(Stored items from a collection)
:::

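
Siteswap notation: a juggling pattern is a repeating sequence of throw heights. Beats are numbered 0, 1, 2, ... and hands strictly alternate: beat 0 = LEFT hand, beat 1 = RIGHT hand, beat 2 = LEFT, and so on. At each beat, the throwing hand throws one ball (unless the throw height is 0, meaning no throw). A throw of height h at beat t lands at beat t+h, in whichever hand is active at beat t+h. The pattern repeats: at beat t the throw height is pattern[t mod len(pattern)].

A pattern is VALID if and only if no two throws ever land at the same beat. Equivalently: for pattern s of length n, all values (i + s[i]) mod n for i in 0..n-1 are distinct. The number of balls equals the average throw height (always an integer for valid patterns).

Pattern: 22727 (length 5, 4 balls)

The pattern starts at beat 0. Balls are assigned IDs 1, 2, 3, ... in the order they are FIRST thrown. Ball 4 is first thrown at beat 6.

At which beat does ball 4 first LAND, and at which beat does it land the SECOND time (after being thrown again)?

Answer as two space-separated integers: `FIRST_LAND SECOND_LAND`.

Answer: 8 10

Derivation:
Beat 0 (L): throw ball1 h=2 -> lands@2:L; in-air after throw: [b1@2:L]
Beat 1 (R): throw ball2 h=2 -> lands@3:R; in-air after throw: [b1@2:L b2@3:R]
Beat 2 (L): throw ball1 h=7 -> lands@9:R; in-air after throw: [b2@3:R b1@9:R]
Beat 3 (R): throw ball2 h=2 -> lands@5:R; in-air after throw: [b2@5:R b1@9:R]
Beat 4 (L): throw ball3 h=7 -> lands@11:R; in-air after throw: [b2@5:R b1@9:R b3@11:R]
Beat 5 (R): throw ball2 h=2 -> lands@7:R; in-air after throw: [b2@7:R b1@9:R b3@11:R]
Beat 6 (L): throw ball4 h=2 -> lands@8:L; in-air after throw: [b2@7:R b4@8:L b1@9:R b3@11:R]
Beat 7 (R): throw ball2 h=7 -> lands@14:L; in-air after throw: [b4@8:L b1@9:R b3@11:R b2@14:L]
Beat 8 (L): throw ball4 h=2 -> lands@10:L; in-air after throw: [b1@9:R b4@10:L b3@11:R b2@14:L]
Beat 9 (R): throw ball1 h=7 -> lands@16:L; in-air after throw: [b4@10:L b3@11:R b2@14:L b1@16:L]
Beat 10 (L): throw ball4 h=2 -> lands@12:L; in-air after throw: [b3@11:R b4@12:L b2@14:L b1@16:L]
Ball 4: thrown@6 h=2 -> first land @8; rethrown@8 h=2 -> second land @10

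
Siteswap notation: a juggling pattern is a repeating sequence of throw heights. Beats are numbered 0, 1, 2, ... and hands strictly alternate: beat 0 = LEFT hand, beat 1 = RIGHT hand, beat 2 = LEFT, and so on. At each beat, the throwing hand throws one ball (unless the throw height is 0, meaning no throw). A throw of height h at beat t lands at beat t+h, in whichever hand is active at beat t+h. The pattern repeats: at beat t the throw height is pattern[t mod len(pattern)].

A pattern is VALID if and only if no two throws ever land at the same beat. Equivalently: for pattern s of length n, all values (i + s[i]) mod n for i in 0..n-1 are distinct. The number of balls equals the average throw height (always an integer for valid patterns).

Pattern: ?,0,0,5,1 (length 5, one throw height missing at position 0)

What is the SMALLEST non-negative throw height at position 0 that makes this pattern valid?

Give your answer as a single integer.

Answer: 4

Derivation:
i=0: s[i]=? (unknown)
i=1: (1 + 0) mod 5 = 1
i=2: (2 + 0) mod 5 = 2
i=3: (3 + 5) mod 5 = 3
i=4: (4 + 1) mod 5 = 0
Known residues: [0, 1, 2, 3]; need a permutation of 0..4, so missing residue r = 4
Need (0 + s) mod 5 = 4; smallest s = (4 - 0) mod 5 = 4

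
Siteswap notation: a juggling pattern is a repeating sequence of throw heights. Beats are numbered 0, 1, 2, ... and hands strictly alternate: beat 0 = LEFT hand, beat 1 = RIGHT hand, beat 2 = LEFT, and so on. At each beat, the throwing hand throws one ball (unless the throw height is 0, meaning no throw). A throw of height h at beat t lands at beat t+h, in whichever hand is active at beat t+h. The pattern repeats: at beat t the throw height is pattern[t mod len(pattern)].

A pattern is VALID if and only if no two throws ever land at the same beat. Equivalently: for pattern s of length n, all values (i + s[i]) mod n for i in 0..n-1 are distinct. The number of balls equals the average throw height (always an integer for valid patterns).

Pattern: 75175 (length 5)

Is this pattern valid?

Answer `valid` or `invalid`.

Answer: valid

Derivation:
i=0: (i + s[i]) mod n = (0 + 7) mod 5 = 2
i=1: (i + s[i]) mod n = (1 + 5) mod 5 = 1
i=2: (i + s[i]) mod n = (2 + 1) mod 5 = 3
i=3: (i + s[i]) mod n = (3 + 7) mod 5 = 0
i=4: (i + s[i]) mod n = (4 + 5) mod 5 = 4
Residues: [2, 1, 3, 0, 4], distinct: True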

:::

## Assignment
Repeat every entry exactly as written above.

## Solution
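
Siteswap notation: a juggling pattern is a repeating sequence of throw heights. Beats are numbered 0, 1, 2, ... and hands strictly alternate: beat 0 = LEFT hand, beat 1 = RIGHT hand, beat 2 = LEFT, and so on. At each beat, the throwing hand throws one ball (unless the throw height is 0, meaning no throw). A throw of height h at beat t lands at beat t+h, in whichever hand is active at beat t+h. The pattern repeats: at beat t the throw height is pattern[t mod len(pattern)].

A pattern is VALID if and only if no two throws ever land at the same beat. Equivalently: for pattern s of length n, all values (i + s[i]) mod n for i in 0..n-1 are distinct. The number of balls equals the average throw height (always an integer for valid patterns).

Pattern: 22727 (length 5, 4 balls)

The pattern starts at beat 0. Balls are assigned IDs 1, 2, 3, ... in the order they are FIRST thrown. Ball 4 is first thrown at beat 6.

At which beat does ball 4 first LAND, and at which beat does it land the SECOND time (after being thrown again)?

Answer as two space-separated integers: `FIRST_LAND SECOND_LAND`.

Answer: 8 10

Derivation:
Beat 0 (L): throw ball1 h=2 -> lands@2:L; in-air after throw: [b1@2:L]
Beat 1 (R): throw ball2 h=2 -> lands@3:R; in-air after throw: [b1@2:L b2@3:R]
Beat 2 (L): throw ball1 h=7 -> lands@9:R; in-air after throw: [b2@3:R b1@9:R]
Beat 3 (R): throw ball2 h=2 -> lands@5:R; in-air after throw: [b2@5:R b1@9:R]
Beat 4 (L): throw ball3 h=7 -> lands@11:R; in-air after throw: [b2@5:R b1@9:R b3@11:R]
Beat 5 (R): throw ball2 h=2 -> lands@7:R; in-air after throw: [b2@7:R b1@9:R b3@11:R]
Beat 6 (L): throw ball4 h=2 -> lands@8:L; in-air after throw: [b2@7:R b4@8:L b1@9:R b3@11:R]
Beat 7 (R): throw ball2 h=7 -> lands@14:L; in-air after throw: [b4@8:L b1@9:R b3@11:R b2@14:L]
Beat 8 (L): throw ball4 h=2 -> lands@10:L; in-air after throw: [b1@9:R b4@10:L b3@11:R b2@14:L]
Beat 9 (R): throw ball1 h=7 -> lands@16:L; in-air after throw: [b4@10:L b3@11:R b2@14:L b1@16:L]
Beat 10 (L): throw ball4 h=2 -> lands@12:L; in-air after throw: [b3@11:R b4@12:L b2@14:L b1@16:L]
Ball 4: thrown@6 h=2 -> first land @8; rethrown@8 h=2 -> second land @10

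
Siteswap notation: a juggling pattern is a repeating sequence of throw heights. Beats are numbered 0, 1, 2, ... and hands strictly alternate: beat 0 = LEFT hand, beat 1 = RIGHT hand, beat 2 = LEFT, and so on. At each beat, the throwing hand throws one ball (unless the throw height is 0, meaning no throw). A throw of height h at beat t lands at beat t+h, in whichever hand is active at beat t+h. The pattern repeats: at beat t the throw height is pattern[t mod len(pattern)].

A pattern is VALID if and only if no two throws ever land at the same beat. Equivalently: for pattern s of length n, all values (i + s[i]) mod n for i in 0..n-1 are distinct. The number of balls equals the average throw height (always an integer for valid patterns).

Pattern: ?,0,0,5,1 (length 5, one throw height missing at position 0)

What is the SMALLEST non-negative throw height at position 0 that makes this pattern valid?

Give your answer as a single integer.

Answer: 4

Derivation:
i=0: s[i]=? (unknown)
i=1: (1 + 0) mod 5 = 1
i=2: (2 + 0) mod 5 = 2
i=3: (3 + 5) mod 5 = 3
i=4: (4 + 1) mod 5 = 0
Known residues: [0, 1, 2, 3]; need a permutation of 0..4, so missing residue r = 4
Need (0 + s) mod 5 = 4; smallest s = (4 - 0) mod 5 = 4

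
Siteswap notation: a juggling pattern is a repeating sequence of throw heights. Beats are numbered 0, 1, 2, ... and hands strictly alternate: beat 0 = LEFT hand, beat 1 = RIGHT hand, beat 2 = LEFT, and so on. At each beat, the throwing hand throws one ball (unless the throw height is 0, meaning no throw). A throw of height h at beat t lands at beat t+h, in whichever hand is active at beat t+h. The pattern repeats: at beat t the throw height is pattern[t mod len(pattern)].

A pattern is VALID if and only if no two throws ever land at the same beat. Equivalently: for pattern s of length n, all values (i + s[i]) mod n for i in 0..n-1 are distinct. The number of balls equals the average throw height (always an integer for valid patterns).

Pattern: 75175 (length 5)

Is this pattern valid?

Answer `valid` or `invalid`.

Answer: valid

Derivation:
i=0: (i + s[i]) mod n = (0 + 7) mod 5 = 2
i=1: (i + s[i]) mod n = (1 + 5) mod 5 = 1
i=2: (i + s[i]) mod n = (2 + 1) mod 5 = 3
i=3: (i + s[i]) mod n = (3 + 7) mod 5 = 0
i=4: (i + s[i]) mod n = (4 + 5) mod 5 = 4
Residues: [2, 1, 3, 0, 4], distinct: True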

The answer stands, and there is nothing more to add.